> Exercise objective: Every line in the records below between the one holding "Nordquist Group Ltd | Thornfield Inc | 60%" and the one holding "Mateo Byrne | Cobalt Ventures SRL | 80%", inclusive, is to be set down exactly; all other lines are to be left out.
"""
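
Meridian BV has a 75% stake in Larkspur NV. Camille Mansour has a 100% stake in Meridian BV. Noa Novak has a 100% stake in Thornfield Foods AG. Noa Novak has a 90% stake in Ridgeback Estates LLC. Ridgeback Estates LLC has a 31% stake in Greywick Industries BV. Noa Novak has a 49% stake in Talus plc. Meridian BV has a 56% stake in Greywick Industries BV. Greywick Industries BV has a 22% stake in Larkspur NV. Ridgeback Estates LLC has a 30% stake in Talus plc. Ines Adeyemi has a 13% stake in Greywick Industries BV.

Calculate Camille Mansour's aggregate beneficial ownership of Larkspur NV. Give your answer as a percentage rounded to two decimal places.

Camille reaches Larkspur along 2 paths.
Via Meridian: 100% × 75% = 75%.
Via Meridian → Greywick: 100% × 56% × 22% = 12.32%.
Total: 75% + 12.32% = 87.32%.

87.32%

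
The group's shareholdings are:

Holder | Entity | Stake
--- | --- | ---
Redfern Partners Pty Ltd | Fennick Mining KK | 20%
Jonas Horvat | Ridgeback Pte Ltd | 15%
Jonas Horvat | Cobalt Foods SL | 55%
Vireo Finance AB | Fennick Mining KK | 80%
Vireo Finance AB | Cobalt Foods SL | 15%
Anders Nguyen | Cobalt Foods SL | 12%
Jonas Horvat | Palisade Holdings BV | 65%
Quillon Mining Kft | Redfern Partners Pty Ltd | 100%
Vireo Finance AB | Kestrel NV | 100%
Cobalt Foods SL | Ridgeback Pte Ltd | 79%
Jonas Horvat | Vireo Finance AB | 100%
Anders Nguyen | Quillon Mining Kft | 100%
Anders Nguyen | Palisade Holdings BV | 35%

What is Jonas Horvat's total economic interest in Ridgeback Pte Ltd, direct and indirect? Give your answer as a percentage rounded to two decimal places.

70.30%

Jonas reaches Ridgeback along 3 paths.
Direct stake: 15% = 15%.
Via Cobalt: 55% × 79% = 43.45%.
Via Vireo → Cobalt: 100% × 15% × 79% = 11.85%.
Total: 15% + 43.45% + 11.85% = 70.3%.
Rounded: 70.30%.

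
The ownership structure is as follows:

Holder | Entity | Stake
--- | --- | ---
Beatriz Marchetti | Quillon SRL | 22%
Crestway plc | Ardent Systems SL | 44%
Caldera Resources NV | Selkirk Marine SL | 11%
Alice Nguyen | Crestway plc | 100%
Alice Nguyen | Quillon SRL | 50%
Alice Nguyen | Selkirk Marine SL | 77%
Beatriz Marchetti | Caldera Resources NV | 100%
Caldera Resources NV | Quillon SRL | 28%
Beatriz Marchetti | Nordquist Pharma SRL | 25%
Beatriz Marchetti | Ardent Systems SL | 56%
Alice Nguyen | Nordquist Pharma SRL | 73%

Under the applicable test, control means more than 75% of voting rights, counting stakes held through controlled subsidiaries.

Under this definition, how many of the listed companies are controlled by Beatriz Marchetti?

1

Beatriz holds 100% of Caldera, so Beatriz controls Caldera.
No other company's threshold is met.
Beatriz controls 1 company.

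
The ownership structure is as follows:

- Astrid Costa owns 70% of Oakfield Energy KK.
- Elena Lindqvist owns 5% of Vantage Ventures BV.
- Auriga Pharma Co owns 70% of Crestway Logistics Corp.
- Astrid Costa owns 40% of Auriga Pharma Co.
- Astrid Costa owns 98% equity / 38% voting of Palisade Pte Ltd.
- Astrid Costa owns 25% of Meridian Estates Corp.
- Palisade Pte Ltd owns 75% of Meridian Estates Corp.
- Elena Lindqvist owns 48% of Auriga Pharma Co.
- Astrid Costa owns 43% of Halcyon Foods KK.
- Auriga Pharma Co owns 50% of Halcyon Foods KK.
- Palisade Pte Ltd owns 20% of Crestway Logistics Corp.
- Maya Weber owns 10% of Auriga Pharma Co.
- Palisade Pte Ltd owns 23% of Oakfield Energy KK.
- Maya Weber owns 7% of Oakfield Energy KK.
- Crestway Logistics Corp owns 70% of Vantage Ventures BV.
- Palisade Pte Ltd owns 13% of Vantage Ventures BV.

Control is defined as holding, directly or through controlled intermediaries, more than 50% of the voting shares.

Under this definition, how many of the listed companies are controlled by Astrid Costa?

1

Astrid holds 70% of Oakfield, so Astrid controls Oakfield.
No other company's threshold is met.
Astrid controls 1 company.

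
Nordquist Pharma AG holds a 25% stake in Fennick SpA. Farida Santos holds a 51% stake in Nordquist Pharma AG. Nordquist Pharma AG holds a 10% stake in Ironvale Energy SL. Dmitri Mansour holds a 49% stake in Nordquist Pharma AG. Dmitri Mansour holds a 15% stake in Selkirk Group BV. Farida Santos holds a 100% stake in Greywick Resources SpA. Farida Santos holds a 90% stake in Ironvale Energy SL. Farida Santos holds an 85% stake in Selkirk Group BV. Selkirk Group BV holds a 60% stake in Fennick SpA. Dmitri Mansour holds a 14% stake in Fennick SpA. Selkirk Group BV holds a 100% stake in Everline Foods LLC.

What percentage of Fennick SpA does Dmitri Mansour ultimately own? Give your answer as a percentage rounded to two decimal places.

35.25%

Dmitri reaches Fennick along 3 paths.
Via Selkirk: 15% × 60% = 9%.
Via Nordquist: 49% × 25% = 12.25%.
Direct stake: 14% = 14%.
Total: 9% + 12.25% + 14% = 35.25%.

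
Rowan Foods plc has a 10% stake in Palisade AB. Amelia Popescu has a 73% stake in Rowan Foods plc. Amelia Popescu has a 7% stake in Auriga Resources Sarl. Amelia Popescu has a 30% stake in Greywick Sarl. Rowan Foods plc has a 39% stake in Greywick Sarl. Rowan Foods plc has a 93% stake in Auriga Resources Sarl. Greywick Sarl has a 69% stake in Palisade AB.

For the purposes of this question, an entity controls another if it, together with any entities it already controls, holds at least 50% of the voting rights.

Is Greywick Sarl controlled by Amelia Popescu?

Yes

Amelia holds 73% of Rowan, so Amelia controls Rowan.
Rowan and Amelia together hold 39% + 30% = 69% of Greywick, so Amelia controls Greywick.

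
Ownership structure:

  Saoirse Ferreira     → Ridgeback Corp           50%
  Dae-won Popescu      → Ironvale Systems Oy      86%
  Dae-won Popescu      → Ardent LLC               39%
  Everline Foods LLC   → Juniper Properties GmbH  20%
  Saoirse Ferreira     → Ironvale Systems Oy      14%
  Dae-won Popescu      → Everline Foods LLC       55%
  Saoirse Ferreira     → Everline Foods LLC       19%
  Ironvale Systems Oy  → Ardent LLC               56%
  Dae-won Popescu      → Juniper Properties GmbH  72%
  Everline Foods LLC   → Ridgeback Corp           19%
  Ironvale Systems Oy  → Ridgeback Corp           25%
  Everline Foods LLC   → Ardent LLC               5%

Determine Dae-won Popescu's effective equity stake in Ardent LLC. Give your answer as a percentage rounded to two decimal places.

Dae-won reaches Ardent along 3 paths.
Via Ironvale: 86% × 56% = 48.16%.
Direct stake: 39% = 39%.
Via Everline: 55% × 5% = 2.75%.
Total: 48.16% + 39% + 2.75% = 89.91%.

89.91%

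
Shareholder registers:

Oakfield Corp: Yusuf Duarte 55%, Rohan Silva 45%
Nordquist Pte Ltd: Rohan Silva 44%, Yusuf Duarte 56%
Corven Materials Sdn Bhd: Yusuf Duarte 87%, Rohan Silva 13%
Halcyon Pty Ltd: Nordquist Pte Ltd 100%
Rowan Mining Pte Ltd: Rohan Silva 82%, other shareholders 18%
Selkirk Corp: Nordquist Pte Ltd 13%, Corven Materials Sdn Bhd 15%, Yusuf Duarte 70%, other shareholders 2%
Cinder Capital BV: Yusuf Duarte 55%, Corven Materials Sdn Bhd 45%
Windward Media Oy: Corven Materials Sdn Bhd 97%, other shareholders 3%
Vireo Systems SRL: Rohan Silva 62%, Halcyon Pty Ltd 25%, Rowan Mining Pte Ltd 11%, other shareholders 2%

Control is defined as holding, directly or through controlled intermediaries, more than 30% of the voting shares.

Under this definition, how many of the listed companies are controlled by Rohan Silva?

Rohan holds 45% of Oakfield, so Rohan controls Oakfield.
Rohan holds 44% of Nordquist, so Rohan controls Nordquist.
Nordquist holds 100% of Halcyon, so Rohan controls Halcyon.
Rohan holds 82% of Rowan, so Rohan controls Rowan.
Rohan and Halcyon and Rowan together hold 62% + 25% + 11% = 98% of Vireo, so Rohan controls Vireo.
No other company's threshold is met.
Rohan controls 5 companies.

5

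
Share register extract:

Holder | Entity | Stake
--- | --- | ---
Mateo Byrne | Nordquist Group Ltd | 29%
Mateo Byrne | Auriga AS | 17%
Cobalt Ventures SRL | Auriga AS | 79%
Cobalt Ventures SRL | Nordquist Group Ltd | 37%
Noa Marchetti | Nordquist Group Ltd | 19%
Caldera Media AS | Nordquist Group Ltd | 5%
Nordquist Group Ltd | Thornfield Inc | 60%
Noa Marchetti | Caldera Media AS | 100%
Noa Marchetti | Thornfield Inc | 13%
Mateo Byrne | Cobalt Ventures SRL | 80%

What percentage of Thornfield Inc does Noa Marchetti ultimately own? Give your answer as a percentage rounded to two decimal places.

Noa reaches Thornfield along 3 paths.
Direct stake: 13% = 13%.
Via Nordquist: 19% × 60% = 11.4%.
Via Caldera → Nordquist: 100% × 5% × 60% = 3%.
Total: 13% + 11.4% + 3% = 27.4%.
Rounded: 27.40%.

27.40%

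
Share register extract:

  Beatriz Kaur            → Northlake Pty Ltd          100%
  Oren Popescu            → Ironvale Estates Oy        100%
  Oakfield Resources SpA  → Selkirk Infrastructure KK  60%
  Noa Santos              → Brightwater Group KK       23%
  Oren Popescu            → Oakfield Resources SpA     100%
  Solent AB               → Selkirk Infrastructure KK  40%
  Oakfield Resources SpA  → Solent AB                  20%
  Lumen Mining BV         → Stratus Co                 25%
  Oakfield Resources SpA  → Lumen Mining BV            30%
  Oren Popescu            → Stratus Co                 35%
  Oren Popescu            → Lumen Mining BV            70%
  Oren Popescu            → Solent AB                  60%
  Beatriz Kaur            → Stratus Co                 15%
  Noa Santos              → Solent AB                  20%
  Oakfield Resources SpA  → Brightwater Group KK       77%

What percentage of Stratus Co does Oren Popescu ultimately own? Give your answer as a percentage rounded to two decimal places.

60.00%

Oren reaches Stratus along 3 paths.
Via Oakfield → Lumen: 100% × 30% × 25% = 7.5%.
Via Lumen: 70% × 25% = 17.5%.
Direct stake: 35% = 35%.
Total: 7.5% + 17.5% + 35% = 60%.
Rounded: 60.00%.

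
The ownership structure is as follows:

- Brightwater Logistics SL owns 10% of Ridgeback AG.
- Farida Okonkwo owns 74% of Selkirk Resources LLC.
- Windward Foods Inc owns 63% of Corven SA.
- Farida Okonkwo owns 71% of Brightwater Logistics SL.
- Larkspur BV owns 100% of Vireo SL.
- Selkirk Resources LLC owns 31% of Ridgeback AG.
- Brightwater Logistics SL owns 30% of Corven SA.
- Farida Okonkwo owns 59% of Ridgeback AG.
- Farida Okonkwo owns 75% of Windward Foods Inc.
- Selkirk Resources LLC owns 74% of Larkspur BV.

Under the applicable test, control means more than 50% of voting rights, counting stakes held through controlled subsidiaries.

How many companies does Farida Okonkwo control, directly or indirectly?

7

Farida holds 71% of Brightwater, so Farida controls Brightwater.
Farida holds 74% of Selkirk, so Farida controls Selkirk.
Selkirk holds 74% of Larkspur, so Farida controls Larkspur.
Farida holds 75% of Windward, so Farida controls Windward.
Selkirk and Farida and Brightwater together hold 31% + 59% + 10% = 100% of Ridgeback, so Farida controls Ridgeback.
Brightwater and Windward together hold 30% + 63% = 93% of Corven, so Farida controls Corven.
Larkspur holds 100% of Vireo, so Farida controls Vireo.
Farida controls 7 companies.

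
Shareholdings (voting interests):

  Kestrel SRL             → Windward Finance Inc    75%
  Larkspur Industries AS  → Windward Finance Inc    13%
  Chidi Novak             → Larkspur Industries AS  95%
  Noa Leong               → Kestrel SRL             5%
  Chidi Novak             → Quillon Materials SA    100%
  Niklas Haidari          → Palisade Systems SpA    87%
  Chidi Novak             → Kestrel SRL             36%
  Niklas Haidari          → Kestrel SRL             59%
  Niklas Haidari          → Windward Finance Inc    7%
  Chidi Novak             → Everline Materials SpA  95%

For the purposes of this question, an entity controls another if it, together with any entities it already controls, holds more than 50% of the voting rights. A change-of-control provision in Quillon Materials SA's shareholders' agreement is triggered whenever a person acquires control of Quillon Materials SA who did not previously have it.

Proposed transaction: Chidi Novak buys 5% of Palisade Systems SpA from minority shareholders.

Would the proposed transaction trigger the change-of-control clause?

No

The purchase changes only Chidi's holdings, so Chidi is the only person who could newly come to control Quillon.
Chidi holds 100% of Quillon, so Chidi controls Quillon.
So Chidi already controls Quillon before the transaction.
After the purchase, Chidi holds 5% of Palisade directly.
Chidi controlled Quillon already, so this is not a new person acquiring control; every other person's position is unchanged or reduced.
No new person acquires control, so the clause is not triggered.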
"""
> Answer box:
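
Nordquist Group Ltd | Thornfield Inc | 60%
Noa Marchetti | Caldera Media AS | 100%
Noa Marchetti | Thornfield Inc | 13%
Mateo Byrne | Cobalt Ventures SRL | 80%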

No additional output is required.